● **HOW TO COMPLETE THIS TASK**: Below are the records. Reproduce the line that contains "Does []((~q |" and every line after it to the end, exactly and alone.

Stored items
++++++++

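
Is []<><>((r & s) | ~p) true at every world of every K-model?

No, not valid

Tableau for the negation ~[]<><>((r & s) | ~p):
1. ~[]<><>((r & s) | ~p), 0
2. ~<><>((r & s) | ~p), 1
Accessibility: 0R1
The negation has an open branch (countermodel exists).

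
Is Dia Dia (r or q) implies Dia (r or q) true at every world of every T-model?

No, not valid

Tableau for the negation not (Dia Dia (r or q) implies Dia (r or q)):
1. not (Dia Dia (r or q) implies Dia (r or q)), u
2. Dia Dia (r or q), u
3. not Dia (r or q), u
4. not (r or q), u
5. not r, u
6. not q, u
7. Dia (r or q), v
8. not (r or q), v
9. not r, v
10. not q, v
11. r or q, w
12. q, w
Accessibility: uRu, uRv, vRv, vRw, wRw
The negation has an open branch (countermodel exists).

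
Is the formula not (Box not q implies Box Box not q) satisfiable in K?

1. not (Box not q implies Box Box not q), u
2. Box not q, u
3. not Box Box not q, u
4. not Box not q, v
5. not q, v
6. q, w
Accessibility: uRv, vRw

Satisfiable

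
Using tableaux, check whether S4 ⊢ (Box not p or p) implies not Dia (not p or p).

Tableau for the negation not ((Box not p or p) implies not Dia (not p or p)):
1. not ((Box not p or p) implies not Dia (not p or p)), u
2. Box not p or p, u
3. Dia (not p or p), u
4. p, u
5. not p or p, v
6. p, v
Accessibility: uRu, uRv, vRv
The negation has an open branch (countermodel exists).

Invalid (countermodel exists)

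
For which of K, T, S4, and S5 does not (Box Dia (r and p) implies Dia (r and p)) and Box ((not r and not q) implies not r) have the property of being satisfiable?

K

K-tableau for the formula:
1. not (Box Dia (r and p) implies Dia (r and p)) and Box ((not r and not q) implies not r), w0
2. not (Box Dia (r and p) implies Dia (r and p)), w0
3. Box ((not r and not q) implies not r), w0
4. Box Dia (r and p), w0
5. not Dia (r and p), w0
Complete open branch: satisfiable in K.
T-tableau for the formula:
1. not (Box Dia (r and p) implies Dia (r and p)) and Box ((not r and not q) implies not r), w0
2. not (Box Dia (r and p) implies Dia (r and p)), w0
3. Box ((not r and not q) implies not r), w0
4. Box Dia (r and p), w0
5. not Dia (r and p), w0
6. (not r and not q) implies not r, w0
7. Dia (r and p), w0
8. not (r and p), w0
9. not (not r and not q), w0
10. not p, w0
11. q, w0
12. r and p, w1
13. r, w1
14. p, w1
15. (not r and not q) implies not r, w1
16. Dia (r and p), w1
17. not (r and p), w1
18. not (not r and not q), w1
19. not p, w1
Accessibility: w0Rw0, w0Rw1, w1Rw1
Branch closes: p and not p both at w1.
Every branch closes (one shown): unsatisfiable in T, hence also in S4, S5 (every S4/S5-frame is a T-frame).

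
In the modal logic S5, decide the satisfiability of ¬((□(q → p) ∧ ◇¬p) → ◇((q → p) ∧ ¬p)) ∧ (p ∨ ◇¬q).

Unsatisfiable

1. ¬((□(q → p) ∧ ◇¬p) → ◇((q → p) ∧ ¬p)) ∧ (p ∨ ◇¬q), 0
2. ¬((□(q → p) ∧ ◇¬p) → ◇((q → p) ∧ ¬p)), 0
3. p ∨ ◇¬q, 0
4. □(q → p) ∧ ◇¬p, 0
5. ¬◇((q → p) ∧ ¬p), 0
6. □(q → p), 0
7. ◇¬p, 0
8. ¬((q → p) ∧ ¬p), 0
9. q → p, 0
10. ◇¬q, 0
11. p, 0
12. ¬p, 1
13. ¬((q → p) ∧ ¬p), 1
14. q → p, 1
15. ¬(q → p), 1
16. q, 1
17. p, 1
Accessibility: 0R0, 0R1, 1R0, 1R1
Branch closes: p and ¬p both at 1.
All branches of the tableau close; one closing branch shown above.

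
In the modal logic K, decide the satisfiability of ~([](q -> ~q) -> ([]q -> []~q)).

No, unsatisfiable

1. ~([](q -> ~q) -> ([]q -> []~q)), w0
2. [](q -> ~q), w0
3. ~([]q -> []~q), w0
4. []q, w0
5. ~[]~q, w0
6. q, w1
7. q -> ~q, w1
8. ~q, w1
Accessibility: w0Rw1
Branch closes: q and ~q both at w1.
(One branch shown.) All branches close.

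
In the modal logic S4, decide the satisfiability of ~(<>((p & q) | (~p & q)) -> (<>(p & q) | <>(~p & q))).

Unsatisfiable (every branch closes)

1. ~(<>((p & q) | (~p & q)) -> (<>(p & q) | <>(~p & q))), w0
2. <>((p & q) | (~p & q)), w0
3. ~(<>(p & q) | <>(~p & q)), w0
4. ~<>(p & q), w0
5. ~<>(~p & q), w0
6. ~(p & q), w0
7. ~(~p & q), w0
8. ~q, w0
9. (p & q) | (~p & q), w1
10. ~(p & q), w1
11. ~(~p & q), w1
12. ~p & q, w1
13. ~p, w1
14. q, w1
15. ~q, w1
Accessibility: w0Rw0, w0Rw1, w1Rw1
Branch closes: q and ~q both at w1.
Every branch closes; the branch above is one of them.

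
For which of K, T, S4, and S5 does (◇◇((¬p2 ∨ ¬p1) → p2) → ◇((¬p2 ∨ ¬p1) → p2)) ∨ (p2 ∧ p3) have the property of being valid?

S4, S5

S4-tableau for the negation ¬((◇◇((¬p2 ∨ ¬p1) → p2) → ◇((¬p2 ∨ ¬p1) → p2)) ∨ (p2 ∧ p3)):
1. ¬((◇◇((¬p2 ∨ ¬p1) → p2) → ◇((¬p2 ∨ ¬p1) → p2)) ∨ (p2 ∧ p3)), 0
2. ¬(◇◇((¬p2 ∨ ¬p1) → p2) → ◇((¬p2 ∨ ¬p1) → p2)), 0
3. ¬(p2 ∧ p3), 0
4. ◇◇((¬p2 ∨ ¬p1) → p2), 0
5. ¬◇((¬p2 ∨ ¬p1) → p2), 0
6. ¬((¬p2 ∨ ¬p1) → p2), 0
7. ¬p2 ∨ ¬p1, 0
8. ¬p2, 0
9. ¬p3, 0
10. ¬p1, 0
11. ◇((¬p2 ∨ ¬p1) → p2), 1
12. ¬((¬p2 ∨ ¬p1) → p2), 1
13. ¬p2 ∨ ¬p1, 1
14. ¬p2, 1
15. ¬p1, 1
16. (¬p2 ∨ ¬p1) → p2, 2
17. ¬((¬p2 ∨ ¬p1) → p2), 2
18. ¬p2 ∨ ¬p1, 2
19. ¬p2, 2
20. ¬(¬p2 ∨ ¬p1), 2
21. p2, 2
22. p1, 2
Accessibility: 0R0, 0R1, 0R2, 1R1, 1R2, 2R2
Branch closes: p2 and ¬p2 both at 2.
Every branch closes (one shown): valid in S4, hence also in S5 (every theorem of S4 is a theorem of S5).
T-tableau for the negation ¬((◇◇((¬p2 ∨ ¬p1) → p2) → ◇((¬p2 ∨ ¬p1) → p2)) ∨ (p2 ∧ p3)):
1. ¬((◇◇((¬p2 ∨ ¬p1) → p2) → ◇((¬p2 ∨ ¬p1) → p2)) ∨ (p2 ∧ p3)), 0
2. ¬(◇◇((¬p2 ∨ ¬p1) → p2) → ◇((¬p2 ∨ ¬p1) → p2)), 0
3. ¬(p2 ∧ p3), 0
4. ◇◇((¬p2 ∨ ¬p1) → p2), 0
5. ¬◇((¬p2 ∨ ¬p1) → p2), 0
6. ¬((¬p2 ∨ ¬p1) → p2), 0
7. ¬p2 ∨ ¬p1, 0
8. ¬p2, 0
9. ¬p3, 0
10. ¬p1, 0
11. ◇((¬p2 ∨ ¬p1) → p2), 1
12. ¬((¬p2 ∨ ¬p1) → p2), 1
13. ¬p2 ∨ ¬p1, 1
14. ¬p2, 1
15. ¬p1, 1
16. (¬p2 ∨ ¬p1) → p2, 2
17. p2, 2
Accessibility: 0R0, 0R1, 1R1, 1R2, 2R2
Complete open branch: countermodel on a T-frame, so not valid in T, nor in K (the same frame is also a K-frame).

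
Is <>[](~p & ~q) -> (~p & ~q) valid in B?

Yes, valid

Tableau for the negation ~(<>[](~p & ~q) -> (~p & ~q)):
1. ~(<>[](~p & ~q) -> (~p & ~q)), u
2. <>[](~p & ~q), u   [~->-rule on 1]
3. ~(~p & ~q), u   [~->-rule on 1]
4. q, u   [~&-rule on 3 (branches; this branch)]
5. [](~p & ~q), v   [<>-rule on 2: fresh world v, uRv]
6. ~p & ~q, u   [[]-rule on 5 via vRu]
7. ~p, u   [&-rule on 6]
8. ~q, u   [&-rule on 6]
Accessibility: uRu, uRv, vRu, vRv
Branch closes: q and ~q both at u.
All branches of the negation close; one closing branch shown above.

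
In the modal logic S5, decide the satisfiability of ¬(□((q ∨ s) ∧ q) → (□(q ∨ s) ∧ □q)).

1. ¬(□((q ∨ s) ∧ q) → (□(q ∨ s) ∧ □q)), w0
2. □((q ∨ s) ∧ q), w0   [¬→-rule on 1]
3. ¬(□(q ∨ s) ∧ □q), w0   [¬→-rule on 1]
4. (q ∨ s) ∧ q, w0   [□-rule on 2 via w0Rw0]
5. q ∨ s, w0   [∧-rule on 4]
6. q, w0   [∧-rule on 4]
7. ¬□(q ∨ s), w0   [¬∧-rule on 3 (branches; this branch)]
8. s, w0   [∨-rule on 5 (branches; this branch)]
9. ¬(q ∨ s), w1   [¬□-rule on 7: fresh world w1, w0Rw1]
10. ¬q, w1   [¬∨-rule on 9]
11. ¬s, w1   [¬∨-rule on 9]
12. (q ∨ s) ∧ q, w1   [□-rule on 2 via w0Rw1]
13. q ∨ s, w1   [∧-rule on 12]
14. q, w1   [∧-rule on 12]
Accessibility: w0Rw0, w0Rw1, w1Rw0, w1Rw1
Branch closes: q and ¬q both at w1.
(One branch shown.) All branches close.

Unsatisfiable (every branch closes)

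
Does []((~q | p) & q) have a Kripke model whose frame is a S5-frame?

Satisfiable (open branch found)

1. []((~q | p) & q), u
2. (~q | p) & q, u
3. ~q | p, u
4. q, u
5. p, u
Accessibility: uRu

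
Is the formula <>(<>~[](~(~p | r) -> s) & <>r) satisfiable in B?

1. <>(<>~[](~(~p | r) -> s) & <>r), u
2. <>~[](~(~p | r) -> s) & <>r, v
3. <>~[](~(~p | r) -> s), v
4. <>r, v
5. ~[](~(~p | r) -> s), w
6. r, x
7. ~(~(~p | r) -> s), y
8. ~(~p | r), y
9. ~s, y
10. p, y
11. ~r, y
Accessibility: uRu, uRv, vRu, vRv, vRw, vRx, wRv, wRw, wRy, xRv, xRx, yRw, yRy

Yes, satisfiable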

++++++++

● **RESULT OF THIS TASK**:
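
Does []((~q | p) & q) have a Kripke model whose frame is a S5-frame?

Satisfiable (open branch found)

1. []((~q | p) & q), u
2. (~q | p) & q, u
3. ~q | p, u
4. q, u
5. p, u
Accessibility: uRu

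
Is the formula <>(<>~[](~(~p | r) -> s) & <>r) satisfiable in B?

1. <>(<>~[](~(~p | r) -> s) & <>r), u
2. <>~[](~(~p | r) -> s) & <>r, v
3. <>~[](~(~p | r) -> s), v
4. <>r, v
5. ~[](~(~p | r) -> s), w
6. r, x
7. ~(~(~p | r) -> s), y
8. ~(~p | r), y
9. ~s, y
10. p, y
11. ~r, y
Accessibility: uRu, uRv, vRu, vRv, vRw, vRx, wRv, wRw, wRy, xRv, xRx, yRw, yRy

Yes, satisfiable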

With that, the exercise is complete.